Stored data entries:

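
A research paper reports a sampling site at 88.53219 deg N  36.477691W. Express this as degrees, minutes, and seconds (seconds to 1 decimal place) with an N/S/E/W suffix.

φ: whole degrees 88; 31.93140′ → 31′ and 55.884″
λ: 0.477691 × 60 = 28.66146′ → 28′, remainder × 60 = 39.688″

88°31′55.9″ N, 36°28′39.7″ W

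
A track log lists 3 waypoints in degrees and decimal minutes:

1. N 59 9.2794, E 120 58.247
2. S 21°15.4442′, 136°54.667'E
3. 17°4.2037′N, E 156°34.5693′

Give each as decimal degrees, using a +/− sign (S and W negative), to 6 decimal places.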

--

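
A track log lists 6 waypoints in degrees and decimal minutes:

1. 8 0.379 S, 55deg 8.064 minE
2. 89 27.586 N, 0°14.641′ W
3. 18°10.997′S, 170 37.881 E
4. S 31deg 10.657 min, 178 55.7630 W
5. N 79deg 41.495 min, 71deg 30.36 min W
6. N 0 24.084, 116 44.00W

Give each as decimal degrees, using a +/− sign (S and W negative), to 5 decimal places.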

* * *

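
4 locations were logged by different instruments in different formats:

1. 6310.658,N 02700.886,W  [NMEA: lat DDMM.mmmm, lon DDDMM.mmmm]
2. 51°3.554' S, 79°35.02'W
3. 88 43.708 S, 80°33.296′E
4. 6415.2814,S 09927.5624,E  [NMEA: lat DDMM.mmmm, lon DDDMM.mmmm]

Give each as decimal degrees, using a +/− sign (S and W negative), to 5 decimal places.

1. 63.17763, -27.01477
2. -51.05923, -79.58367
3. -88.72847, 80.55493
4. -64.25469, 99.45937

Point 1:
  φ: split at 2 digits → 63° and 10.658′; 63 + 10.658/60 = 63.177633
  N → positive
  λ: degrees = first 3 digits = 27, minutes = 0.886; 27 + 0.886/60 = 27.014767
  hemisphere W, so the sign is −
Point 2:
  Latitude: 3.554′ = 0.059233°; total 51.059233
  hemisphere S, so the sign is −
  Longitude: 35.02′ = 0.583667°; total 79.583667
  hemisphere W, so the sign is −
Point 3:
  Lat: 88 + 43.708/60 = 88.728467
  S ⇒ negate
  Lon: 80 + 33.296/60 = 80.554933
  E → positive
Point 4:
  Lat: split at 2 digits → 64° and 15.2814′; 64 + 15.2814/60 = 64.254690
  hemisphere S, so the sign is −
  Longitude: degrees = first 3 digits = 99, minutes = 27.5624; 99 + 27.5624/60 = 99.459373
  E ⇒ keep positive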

- What to work on -
Could you copy every line from the records that mentions the word "mmmm"?

- Result below -
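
1. 6310.658,N 02700.886,W  [NMEA: lat DDMM.mmmm, lon DDDMM.mmmm]
4. 6415.2814,S 09927.5624,E  [NMEA: lat DDMM.mmmm, lon DDDMM.mmmm]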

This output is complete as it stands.